THE DATA below:

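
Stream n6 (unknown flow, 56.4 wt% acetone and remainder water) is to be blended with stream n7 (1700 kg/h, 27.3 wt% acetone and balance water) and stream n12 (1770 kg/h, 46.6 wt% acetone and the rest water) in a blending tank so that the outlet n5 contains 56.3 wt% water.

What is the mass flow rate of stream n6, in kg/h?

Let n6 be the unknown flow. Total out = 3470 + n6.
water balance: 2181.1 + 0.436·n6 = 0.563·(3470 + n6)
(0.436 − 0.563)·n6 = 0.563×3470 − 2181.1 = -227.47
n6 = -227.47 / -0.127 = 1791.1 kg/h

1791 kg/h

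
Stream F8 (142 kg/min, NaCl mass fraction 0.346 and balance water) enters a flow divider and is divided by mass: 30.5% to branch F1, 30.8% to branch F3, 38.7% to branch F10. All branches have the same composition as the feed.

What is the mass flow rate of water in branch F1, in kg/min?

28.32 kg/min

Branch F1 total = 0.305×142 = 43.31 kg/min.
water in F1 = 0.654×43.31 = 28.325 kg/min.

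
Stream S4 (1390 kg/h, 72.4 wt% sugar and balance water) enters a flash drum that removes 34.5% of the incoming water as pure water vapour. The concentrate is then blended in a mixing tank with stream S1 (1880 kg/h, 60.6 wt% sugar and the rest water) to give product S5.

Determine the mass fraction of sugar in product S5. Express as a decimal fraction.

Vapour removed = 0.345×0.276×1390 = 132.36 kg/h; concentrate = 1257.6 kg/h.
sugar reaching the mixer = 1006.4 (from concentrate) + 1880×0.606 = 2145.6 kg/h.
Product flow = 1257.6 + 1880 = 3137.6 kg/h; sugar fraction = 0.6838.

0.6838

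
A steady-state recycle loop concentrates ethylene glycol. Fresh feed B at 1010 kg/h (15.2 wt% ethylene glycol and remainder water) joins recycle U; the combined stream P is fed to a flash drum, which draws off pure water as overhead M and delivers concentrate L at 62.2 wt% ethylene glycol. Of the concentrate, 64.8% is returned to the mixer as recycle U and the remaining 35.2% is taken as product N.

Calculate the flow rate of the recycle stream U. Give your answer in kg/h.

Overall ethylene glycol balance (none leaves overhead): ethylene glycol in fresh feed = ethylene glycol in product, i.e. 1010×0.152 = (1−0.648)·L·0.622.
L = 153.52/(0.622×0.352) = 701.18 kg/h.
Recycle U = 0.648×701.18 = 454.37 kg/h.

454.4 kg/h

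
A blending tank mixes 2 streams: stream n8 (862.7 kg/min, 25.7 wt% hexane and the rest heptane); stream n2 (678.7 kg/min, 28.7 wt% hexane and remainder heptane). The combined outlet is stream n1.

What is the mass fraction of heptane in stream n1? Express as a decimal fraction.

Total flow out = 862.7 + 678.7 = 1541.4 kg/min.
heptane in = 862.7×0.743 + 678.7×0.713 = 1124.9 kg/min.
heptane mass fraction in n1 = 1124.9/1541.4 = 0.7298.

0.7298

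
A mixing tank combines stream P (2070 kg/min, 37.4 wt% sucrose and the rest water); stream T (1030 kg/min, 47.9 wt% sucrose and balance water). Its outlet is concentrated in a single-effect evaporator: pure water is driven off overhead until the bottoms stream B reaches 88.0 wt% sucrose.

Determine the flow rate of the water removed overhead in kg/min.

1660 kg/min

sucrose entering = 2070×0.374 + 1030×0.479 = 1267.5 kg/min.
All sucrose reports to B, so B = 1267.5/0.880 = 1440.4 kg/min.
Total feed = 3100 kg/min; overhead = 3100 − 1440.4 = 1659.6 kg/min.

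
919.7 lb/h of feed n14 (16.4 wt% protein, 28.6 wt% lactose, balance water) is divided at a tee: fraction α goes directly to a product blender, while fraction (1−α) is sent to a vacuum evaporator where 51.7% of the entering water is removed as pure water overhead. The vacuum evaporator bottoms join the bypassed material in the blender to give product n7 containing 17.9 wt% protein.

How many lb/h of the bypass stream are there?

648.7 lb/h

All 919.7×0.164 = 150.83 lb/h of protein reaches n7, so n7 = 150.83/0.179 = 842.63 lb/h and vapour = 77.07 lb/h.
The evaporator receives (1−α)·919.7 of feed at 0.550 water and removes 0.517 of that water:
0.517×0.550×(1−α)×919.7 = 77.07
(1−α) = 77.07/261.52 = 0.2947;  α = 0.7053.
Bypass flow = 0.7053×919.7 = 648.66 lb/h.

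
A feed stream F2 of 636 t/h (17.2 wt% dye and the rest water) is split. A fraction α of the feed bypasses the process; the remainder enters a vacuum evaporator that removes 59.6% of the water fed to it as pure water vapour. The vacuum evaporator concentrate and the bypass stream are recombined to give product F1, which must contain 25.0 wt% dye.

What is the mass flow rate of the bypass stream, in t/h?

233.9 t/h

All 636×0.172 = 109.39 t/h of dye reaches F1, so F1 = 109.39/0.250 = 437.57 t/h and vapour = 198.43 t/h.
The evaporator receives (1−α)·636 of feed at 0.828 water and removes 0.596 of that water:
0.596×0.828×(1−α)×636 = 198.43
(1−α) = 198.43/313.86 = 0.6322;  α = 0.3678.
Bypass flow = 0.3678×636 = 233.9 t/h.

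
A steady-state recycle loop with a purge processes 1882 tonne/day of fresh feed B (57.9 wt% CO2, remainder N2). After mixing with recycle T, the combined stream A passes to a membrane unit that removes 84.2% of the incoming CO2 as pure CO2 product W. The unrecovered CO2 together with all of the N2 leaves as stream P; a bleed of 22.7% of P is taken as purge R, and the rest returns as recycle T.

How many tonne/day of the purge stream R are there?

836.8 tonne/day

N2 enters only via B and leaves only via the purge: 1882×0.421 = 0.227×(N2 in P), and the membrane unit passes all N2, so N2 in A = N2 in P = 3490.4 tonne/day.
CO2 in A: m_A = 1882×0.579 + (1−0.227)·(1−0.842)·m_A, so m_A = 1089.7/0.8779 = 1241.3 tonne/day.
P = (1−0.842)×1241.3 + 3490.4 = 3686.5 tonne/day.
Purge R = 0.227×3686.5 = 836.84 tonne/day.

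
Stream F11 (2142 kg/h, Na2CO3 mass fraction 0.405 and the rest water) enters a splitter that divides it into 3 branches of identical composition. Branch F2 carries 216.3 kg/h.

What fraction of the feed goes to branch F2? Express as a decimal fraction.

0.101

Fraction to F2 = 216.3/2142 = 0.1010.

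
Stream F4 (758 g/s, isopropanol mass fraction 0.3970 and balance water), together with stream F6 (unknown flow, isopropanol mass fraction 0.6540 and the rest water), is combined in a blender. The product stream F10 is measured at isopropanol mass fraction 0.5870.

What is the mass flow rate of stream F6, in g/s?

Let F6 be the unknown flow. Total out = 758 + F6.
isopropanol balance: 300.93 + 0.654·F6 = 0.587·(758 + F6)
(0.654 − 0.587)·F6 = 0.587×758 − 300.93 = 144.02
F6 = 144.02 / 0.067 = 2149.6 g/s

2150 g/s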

End of THE DATA.
THE DATA below:

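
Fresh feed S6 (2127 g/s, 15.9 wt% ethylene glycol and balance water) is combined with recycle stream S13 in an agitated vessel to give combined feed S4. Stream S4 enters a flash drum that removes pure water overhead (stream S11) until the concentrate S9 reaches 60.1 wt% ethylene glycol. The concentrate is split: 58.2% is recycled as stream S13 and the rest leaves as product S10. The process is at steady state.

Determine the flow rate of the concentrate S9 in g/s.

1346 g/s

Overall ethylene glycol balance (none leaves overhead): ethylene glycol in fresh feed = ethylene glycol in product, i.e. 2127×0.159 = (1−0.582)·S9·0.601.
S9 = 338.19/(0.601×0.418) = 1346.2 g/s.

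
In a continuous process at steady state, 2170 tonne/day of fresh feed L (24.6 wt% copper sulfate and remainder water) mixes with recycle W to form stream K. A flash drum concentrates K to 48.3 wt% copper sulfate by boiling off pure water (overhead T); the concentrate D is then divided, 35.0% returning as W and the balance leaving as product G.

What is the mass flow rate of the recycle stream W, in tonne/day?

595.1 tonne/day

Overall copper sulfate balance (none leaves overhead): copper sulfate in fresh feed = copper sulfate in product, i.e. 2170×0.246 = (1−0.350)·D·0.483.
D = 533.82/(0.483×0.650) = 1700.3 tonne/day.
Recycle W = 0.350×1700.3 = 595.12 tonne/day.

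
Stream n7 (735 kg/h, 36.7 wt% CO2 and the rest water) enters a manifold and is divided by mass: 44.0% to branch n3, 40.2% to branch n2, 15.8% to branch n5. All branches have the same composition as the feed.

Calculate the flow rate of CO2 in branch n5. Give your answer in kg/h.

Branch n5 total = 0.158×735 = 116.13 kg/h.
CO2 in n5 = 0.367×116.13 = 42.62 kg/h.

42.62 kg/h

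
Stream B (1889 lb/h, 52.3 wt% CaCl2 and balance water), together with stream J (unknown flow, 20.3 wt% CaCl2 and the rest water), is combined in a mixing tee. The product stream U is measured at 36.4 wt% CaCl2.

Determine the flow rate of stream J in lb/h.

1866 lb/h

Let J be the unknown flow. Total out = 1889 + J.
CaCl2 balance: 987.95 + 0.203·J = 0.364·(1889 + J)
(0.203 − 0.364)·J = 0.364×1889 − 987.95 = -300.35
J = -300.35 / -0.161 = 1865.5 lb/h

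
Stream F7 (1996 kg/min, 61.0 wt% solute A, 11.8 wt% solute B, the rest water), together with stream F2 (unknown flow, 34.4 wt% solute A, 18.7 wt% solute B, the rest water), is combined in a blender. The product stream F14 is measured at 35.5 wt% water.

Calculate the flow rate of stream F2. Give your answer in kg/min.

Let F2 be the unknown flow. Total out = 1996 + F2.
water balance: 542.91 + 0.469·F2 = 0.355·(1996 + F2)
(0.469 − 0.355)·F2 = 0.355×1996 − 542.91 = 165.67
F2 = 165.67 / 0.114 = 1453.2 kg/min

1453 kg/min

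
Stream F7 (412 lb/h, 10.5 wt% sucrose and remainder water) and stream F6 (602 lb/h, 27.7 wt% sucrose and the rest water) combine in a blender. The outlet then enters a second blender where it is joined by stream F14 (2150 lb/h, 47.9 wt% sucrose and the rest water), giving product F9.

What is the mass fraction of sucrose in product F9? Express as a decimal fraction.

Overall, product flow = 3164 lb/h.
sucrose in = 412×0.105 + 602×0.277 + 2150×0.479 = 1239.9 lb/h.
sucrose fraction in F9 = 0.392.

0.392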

End of THE DATA.

* **EXERCISE GOAL**
Beginning at the line above with "What is the mass fraction of heptane" and finishing at the line with "A mixing tank combines", return each line exactly and return nothing else.

* **RESPONSE TO THE EXERCISE**
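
What is the mass fraction of heptane in stream n1? Express as a decimal fraction.

Total flow out = 862.7 + 678.7 = 1541.4 kg/min.
heptane in = 862.7×0.743 + 678.7×0.713 = 1124.9 kg/min.
heptane mass fraction in n1 = 1124.9/1541.4 = 0.7298.

0.7298

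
A mixing tank combines stream P (2070 kg/min, 37.4 wt% sucrose and the rest water); stream T (1030 kg/min, 47.9 wt% sucrose and balance water). Its outlet is concentrated in a single-effect evaporator: pure water is driven off overhead until the bottoms stream B reaches 88.0 wt% sucrose.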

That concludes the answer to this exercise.